Exercise aim
Starting with the line that contains "visual mass |" and stopping after the line that contains "- illustration: radius", copy the entries below exactly. Include nothing else.

+++

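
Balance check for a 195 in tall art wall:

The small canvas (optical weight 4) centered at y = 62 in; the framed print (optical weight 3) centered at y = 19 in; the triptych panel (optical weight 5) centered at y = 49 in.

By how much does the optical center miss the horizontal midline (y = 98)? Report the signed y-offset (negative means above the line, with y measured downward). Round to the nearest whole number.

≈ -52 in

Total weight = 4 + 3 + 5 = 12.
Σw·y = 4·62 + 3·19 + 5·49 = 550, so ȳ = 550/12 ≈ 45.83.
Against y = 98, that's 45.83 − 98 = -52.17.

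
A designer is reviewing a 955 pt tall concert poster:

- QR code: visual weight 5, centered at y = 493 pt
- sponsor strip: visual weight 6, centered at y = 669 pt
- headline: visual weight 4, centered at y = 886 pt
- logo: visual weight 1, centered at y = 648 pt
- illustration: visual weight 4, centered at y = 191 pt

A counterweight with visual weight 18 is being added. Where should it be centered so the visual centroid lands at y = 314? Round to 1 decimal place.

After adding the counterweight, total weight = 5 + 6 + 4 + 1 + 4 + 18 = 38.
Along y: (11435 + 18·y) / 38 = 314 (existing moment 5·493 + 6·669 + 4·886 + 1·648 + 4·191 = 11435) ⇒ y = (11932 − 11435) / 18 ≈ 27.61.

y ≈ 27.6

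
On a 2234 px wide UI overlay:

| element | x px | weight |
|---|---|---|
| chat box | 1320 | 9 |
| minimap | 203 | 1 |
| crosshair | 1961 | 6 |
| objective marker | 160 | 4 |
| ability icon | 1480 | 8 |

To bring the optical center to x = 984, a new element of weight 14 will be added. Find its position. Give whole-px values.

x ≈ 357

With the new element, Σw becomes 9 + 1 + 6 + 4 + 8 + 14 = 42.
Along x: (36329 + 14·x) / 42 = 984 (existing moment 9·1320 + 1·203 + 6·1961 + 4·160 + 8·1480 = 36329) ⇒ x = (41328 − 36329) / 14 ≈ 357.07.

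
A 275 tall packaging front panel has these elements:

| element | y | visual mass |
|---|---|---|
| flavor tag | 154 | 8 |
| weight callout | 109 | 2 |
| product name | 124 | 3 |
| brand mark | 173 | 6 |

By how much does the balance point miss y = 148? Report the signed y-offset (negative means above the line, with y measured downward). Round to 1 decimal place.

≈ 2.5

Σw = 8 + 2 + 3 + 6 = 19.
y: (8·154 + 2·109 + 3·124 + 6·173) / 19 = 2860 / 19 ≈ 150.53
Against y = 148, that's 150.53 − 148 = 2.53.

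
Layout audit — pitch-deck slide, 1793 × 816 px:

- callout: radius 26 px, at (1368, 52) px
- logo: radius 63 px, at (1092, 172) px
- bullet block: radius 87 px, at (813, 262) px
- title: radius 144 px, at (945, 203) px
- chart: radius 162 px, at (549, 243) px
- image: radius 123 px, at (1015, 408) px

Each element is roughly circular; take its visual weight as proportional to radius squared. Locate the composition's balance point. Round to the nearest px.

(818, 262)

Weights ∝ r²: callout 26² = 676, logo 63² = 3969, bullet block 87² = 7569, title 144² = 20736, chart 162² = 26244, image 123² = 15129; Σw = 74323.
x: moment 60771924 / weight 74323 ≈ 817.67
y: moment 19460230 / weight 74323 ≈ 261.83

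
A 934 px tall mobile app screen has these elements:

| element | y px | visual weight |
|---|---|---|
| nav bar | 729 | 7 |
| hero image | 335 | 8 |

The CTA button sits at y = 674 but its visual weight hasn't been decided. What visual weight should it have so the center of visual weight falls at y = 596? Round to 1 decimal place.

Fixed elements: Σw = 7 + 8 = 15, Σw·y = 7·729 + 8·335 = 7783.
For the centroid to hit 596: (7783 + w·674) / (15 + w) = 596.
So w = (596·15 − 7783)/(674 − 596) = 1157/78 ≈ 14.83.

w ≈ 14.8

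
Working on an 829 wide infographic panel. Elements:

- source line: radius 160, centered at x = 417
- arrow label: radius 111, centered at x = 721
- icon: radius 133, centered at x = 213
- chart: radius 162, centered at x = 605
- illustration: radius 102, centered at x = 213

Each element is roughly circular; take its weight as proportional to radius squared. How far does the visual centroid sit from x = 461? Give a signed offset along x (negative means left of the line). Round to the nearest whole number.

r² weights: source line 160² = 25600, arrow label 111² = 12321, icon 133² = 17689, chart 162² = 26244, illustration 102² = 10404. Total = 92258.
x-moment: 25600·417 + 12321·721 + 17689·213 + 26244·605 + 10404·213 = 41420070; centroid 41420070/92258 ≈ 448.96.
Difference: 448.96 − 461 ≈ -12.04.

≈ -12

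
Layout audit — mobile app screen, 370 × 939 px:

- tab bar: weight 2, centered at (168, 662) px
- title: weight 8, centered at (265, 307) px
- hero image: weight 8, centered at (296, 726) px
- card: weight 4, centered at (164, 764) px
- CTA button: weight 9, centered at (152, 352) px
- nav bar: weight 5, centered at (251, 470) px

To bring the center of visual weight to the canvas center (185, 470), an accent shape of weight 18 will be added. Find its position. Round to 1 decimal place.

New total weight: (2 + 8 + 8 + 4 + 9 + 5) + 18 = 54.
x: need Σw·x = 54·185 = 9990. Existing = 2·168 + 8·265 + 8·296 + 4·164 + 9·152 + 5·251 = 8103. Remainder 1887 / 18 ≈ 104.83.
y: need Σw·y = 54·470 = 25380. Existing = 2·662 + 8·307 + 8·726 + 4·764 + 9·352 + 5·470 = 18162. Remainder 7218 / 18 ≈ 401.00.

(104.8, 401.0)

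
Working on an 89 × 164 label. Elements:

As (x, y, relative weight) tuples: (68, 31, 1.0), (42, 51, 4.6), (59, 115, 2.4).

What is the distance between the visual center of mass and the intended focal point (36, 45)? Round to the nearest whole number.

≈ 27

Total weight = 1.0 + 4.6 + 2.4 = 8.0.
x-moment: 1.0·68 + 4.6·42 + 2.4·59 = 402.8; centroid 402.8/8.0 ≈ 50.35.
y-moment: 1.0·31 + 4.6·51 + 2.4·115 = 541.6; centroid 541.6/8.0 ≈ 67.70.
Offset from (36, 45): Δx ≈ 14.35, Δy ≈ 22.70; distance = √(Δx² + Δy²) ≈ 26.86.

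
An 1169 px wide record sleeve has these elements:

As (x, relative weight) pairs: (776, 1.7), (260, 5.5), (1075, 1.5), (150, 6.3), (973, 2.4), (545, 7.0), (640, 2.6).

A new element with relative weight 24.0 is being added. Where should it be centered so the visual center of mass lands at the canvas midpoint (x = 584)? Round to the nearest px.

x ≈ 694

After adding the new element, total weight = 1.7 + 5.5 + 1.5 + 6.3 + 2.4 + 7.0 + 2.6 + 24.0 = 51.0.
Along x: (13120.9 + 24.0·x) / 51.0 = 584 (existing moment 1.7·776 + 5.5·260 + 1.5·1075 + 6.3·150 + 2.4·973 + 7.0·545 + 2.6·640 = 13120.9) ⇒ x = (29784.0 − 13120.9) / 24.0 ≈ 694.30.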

+++

Answer
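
| element | y | visual mass |
|---|---|---|
| flavor tag | 154 | 8 |
| weight callout | 109 | 2 |
| product name | 124 | 3 |
| brand mark | 173 | 6 |

By how much does the balance point miss y = 148? Report the signed y-offset (negative means above the line, with y measured downward). Round to 1 decimal place.

≈ 2.5

Σw = 8 + 2 + 3 + 6 = 19.
y: (8·154 + 2·109 + 3·124 + 6·173) / 19 = 2860 / 19 ≈ 150.53
Against y = 148, that's 150.53 − 148 = 2.53.

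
Layout audit — pitch-deck slide, 1793 × 816 px:

- callout: radius 26 px, at (1368, 52) px
- logo: radius 63 px, at (1092, 172) px
- bullet block: radius 87 px, at (813, 262) px
- title: radius 144 px, at (945, 203) px
- chart: radius 162 px, at (549, 243) px
- image: radius 123 px, at (1015, 408) px

Each element is roughly circular; take its visual weight as proportional to radius squared. Locate the composition's balance point. Round to the nearest px.

(818, 262)

Weights ∝ r²: callout 26² = 676, logo 63² = 3969, bullet block 87² = 7569, title 144² = 20736, chart 162² = 26244, image 123² = 15129; Σw = 74323.
x: moment 60771924 / weight 74323 ≈ 817.67
y: moment 19460230 / weight 74323 ≈ 261.83

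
A 934 px tall mobile app screen has these elements:

| element | y px | visual weight |
|---|---|---|
| nav bar | 729 | 7 |
| hero image | 335 | 8 |

The CTA button sits at y = 674 but its visual weight hasn't been decided. What visual weight should it have so the center of visual weight falls at y = 596? Round to 1 decimal place.

Fixed elements: Σw = 7 + 8 = 15, Σw·y = 7·729 + 8·335 = 7783.
For the centroid to hit 596: (7783 + w·674) / (15 + w) = 596.
So w = (596·15 − 7783)/(674 − 596) = 1157/78 ≈ 14.83.

w ≈ 14.8

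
Working on an 829 wide infographic panel. Elements:

- source line: radius 160, centered at x = 417
- arrow label: radius 111, centered at x = 721
- icon: radius 133, centered at x = 213
- chart: radius 162, centered at x = 605
- illustration: radius 102, centered at x = 213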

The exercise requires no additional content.